• _TASK BRIEF_
Look through the entries below and show every line containing the word "investigation".

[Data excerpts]
━━━━

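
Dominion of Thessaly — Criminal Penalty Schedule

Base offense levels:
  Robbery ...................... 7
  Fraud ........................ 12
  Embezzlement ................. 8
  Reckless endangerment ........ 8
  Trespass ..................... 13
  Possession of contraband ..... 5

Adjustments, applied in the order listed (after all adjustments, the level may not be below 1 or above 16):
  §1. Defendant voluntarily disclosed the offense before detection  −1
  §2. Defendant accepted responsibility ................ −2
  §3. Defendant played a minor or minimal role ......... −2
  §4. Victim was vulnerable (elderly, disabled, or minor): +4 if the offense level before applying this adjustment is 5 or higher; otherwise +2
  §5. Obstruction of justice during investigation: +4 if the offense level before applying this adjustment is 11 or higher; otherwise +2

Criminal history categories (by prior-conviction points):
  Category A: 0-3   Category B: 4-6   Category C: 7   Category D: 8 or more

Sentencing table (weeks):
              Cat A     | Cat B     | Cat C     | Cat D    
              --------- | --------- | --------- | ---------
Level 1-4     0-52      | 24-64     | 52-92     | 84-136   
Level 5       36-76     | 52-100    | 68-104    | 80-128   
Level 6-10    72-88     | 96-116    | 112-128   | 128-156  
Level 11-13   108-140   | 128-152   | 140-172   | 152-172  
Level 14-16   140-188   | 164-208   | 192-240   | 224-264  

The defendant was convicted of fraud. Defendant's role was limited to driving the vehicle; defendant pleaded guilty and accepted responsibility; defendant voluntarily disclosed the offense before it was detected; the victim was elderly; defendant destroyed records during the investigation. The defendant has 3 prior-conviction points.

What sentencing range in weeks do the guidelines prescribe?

140-188 weeks

Base offense level for fraud: 12.
§1 applies: 12 − 1 = 11.
§2 applies: 11 − 2 = 9.
§3 applies: 9 − 2 = 7.
§4 applies (level before this adjustment is 7 ≥ 5, so +4): 7 + 4 = 11.
§5 applies (level before this adjustment is 11 ≥ 11, so +4): 11 + 4 = 15.
Final offense level: 15.
Criminal history: 3 prior points → Category A (0-3).
Level 15 falls in the 14-16 band.
Grid: Level 14-16 × Category A = 140-188 weeks.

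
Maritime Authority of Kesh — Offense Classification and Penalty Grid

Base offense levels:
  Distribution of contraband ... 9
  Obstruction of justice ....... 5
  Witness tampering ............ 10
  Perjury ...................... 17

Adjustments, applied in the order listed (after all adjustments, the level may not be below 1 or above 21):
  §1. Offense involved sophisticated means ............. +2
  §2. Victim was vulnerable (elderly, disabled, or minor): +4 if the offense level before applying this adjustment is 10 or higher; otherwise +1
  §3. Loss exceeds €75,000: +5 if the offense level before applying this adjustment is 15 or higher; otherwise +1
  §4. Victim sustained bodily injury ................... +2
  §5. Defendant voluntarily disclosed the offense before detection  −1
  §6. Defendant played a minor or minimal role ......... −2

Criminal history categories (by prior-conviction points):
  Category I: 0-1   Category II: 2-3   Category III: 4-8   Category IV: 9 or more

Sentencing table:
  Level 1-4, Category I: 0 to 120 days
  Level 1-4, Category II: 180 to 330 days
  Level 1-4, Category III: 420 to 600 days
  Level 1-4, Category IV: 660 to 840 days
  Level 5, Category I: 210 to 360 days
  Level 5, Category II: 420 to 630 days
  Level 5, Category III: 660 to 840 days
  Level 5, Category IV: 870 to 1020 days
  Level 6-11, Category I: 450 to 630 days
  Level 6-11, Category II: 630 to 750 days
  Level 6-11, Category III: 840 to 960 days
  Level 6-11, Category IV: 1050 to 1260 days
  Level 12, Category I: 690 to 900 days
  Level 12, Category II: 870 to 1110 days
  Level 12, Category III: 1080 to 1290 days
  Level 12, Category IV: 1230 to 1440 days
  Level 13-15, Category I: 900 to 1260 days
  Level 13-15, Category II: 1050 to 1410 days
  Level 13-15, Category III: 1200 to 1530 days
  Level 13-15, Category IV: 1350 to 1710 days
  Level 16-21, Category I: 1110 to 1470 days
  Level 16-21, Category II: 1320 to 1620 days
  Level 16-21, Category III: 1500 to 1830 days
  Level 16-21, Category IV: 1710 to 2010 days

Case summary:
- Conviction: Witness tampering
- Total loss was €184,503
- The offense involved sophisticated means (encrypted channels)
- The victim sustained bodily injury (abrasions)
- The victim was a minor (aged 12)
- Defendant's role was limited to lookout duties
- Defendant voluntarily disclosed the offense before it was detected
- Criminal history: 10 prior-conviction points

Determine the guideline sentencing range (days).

1710-2010 days

Base offense level for witness tampering: 10.
§1 applies: 10 + 2 = 12.
§2 applies (level before this adjustment is 12 ≥ 10, so +4): 12 + 4 = 16.
§3 applies (level before this adjustment is 16 ≥ 15, so +5): 16 + 5 = 21.
§4 applies: 21 + 2 = 23.
§5 applies: 23 − 1 = 22.
§6 applies: 22 − 2 = 20.
Final offense level: 20.
Criminal history: 10 prior points → Category IV (9+).
Level 20 falls in the 16-21 band.
Grid: Level 16-21 × Category IV = 1710-2010 days.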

━━━━

• _WRITTEN SOLUTION_
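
  §5. Obstruction of justice during investigation: +4 if the offense level before applying this adjustment is 11 or higher; otherwise +2
The defendant was convicted of fraud. Defendant's role was limited to driving the vehicle; defendant pleaded guilty and accepted responsibility; defendant voluntarily disclosed the offense before it was detected; the victim was elderly; defendant destroyed records during the investigation. The defendant has 3 prior-conviction points.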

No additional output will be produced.